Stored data
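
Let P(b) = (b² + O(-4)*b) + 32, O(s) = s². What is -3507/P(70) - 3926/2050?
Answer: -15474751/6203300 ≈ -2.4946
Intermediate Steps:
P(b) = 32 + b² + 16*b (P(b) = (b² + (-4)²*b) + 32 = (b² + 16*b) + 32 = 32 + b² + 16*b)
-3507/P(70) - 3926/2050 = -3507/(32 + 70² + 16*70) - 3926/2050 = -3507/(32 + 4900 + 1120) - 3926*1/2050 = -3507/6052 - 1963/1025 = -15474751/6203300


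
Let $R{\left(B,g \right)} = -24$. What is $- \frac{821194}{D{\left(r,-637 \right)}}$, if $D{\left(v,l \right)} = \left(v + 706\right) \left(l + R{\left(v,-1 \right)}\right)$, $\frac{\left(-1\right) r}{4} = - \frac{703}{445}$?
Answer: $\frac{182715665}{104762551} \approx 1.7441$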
* * *
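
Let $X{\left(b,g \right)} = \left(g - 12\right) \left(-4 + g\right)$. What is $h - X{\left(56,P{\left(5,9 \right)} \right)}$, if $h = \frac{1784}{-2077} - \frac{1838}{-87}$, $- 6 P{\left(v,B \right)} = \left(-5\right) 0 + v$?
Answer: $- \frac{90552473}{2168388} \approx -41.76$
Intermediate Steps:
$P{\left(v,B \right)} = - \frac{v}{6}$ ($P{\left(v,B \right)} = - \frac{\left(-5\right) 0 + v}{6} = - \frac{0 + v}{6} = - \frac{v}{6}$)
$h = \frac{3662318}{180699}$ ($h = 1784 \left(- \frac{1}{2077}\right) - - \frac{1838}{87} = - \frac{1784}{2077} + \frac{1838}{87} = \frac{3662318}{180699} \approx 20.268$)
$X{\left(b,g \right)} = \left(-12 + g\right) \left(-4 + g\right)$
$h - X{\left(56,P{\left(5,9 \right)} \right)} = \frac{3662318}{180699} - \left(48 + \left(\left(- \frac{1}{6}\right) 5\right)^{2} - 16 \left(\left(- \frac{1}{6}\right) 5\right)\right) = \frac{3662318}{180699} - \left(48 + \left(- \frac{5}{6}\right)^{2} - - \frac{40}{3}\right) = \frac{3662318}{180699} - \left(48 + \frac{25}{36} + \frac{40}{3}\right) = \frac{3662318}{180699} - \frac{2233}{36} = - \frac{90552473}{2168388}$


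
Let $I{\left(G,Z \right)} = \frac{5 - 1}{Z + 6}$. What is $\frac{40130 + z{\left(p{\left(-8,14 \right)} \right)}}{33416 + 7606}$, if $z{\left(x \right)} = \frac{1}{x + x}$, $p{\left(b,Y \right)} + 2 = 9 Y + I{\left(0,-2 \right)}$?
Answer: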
--
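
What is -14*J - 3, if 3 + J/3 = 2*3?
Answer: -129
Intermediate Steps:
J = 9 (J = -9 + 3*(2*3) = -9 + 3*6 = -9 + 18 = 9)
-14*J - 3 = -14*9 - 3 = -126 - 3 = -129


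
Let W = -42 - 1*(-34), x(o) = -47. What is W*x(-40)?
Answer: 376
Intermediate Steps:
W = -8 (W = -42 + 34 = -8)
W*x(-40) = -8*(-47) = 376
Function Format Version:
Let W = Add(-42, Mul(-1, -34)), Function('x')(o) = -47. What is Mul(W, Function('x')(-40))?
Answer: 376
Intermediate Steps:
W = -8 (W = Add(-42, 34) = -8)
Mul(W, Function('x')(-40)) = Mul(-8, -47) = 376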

▸ Task goal: Search the data above for the string "Answer". Report every line where it is found.

▸ Output for this task:
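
Answer: -15474751/6203300 ≈ -2.4946
Answer: $\frac{182715665}{104762551} \approx 1.7441$
Answer: $- \frac{90552473}{2168388} \approx -41.76$
Answer:
Answer: -129
Answer: 376
Answer: 376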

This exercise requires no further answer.